▶ _Goal of the exercise_
Pick out each line in these entries that contains the string "radius".

Data to examine section start

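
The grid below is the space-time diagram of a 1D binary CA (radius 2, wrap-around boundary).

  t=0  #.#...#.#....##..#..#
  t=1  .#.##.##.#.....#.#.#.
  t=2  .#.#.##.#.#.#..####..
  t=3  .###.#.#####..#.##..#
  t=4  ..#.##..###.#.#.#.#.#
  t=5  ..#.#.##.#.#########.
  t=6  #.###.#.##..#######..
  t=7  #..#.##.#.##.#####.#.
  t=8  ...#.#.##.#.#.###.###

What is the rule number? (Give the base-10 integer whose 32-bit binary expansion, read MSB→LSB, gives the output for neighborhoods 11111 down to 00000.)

3463103793

  nb #####: next=#  (t=3,i=9, bit31=1)
  nb ####.: next=#  (t=2,i=17, bit30=1)
  nb ###.#: next=.  (t=3,i=3, bit29=0)
  nb ###..: next=.  (t=2,i=18, bit28=0)
  nb ##.##: next=#  (t=1,i=5, bit27=1)
  nb ##.#.: next=#  (t=0,i=1, bit26=1)
  nb ##..#: next=#  (t=0,i=15, bit25=1)
  nb ##...: next=.  (t=2,i=19, bit24=0)
  nb #.###: next=.  (t=3,i=1, bit23=0)
  nb #.##.: next=#  (t=1,i=3, bit22=1)
  nb #.#.#: next=#  (t=1,i=17, bit21=1)
  nb #.#..: next=.  (t=0,i=2, bit20=0)
  nb #..##: next=#  (t=0,i=19, bit19=1)
  nb #..#.: next=.  (t=0,i=16, bit18=0)
  nb #...#: next=#  (t=0,i=4, bit17=1)
  nb #....: next=.  (t=0,i=10, bit16=0)
  nb .####: next=#  (t=2,i=16, bit15=1)
  nb .###.: next=#  (t=3,i=2, bit14=1)
  nb .##.#: next=.  (t=0,i=0, bit13=0)
  nb .##..: next=.  (t=0,i=14, bit12=0)
  nb .#.##: next=.  (t=1,i=2, bit11=0)
  nb .#.#.: next=#  (t=0,i=7, bit10=1)
  nb .#..#: next=.  (t=0,i=18, bit9=0)
  nb .#...: next=#  (t=0,i=3, bit8=1)
  nb ..###: next=.  (t=2,i=15, bit7=0)
  nb ..##.: next=.  (t=0,i=13, bit6=0)
  nb ..#.#: next=#  (t=0,i=6, bit5=1)
  nb ..#..: next=#  (t=0,i=17, bit4=1)
  nb ...##: next=.  (t=0,i=12, bit3=0)
  nb ...#.: next=.  (t=0,i=5, bit2=0)
  nb ....#: next=.  (t=0,i=11, bit1=0)
  nb .....: next=#  (t=1,i=12, bit0=1)
  bits 11001110011010101100010100110001 = 3463103793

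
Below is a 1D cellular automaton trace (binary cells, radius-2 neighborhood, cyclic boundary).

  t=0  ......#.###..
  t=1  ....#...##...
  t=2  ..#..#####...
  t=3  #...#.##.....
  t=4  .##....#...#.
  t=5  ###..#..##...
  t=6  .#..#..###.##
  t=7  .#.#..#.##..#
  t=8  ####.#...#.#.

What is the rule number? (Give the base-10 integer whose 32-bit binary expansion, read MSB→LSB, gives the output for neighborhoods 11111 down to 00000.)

  [31] ##### => #  t=2,i=7
  [30] ####. => .  t=2,i=8
  [29] ###.# => #  t=6,i=9
  [28] ###.. => .  t=0,i=10
  [27] ##.## => .  t=6,i=10
  [26] ##.#. => .  t=6,i=0
  [25] ##..# => .  t=5,i=3
  [24] ##... => .  t=0,i=11
  [23] #.### => #  t=0,i=8
  [22] #.##. => .  t=3,i=6
  [21] #.#.# => #  t=7,i=1
  [20] #.#.. => #  t=6,i=1
  [19] #..## => #  t=2,i=4
  [18] #..#. => #  t=5,i=4
  [17] #...# => #  t=1,i=6
  [16] #.... => .  t=0,i=12
  [15] .#### => #  t=2,i=6
  [14] .###. => #  t=0,i=9
  [13] .##.# => #  t=6,i=12
  [12] .##.. => #  t=1,i=9
  [11] .#.## => .  t=0,i=7
  [10] .#.#. => #  t=7,i=0
  [9] .#..# => .  t=2,i=3
  [8] .#... => #  t=1,i=5
  [7] ..### => .  t=2,i=5
  [6] ..##. => #  t=1,i=8
  [5] ..#.# => .  t=0,i=6
  [4] ..#.. => .  t=1,i=4
  [3] ...## => #  t=1,i=7
  [2] ...#. => .  t=0,i=5
  [1] ....# => #  t=0,i=4
  [0] ..... => .  t=0,i=0
  bits 10100000101111101111010101001010 = 2696869194

2696869194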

Data to examine section end

▶ _Response box_
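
The grid below is the space-time diagram of a 1D binary CA (radius 2, wrap-around boundary).
Below is a 1D cellular automaton trace (binary cells, radius-2 neighborhood, cyclic boundary).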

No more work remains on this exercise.